─── Information ───
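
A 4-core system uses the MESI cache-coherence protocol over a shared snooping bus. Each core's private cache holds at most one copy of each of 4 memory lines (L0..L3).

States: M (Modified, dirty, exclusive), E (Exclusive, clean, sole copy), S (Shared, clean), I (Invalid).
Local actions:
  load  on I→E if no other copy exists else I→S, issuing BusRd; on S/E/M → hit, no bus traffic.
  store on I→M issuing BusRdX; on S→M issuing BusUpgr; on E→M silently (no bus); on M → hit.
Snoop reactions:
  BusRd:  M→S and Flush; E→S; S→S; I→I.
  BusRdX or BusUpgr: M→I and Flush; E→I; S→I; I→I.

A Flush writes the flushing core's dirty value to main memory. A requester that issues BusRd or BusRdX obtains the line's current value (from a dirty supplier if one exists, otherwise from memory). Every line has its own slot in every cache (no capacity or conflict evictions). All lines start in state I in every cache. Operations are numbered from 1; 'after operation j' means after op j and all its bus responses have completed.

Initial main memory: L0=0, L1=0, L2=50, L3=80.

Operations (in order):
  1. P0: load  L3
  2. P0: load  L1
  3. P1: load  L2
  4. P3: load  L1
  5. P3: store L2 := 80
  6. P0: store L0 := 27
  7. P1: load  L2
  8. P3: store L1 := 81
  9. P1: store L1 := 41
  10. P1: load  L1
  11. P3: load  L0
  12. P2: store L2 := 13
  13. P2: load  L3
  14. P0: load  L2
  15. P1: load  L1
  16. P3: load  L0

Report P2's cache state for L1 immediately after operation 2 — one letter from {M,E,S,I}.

state = I

  op1 P0: load  L3 → E/I/I/I on L3; bus BusRd; mem=80
  op2 P0: load  L1 → E/I/I/I on L1; bus BusRd; mem=0
  op3 P1: load  L2 → I/E/I/I on L2; bus BusRd; mem=50
  op4 P3: load  L1 → S/I/I/S on L1; bus BusRd; mem=0
  op5 P3: store L2 := 80 → I/I/I/M on L2; bus BusRdX; mem=50
  op6 P0: store L0 := 27 → M/I/I/I on L0; bus BusRdX; mem=0
  op7 P1: load  L2 → I/S/I/S on L2; bus BusRd Flush; mem=80
  op8 P3: store L1 := 81 → I/I/I/M on L1; bus BusUpgr; mem=0
  op9 P1: store L1 := 41 → I/M/I/I on L1; bus BusRdX Flush; mem=81
  op10 P1: load  L1 → I/M/I/I on L1; bus (none); mem=81
  op11 P3: load  L0 → S/I/I/S on L0; bus BusRd Flush; mem=27
  op12 P2: store L2 := 13 → I/I/M/I on L2; bus BusRdX; mem=80
  op13 P2: load  L3 → S/I/S/I on L3; bus BusRd; mem=80
  op14 P0: load  L2 → S/I/S/I on L2; bus BusRd Flush; mem=13
  op15 P1: load  L1 → I/M/I/I on L1; bus (none); mem=81
  op16 P3: load  L0 → S/I/I/S on L0; bus (none); mem=27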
───
• Directions: All that is wanted is an exact copy of the lines above from the one with "A Flush writes" through the one with "15. P1: load", with both ends included.

• Exercise result:
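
A Flush writes the flushing core's dirty value to main memory. A requester that issues BusRd or BusRdX obtains the line's current value (from a dirty supplier if one exists, otherwise from memory). Every line has its own slot in every cache (no capacity or conflict evictions). All lines start in state I in every cache. Operations are numbered from 1; 'after operation j' means after op j and all its bus responses have completed.

Initial main memory: L0=0, L1=0, L2=50, L3=80.

Operations (in order):
  1. P0: load  L3
  2. P0: load  L1
  3. P1: load  L2
  4. P3: load  L1
  5. P3: store L2 := 80
  6. P0: store L0 := 27
  7. P1: load  L2
  8. P3: store L1 := 81
  9. P1: store L1 := 41
  10. P1: load  L1
  11. P3: load  L0
  12. P2: store L2 := 13
  13. P2: load  L3
  14. P0: load  L2
  15. P1: load  L1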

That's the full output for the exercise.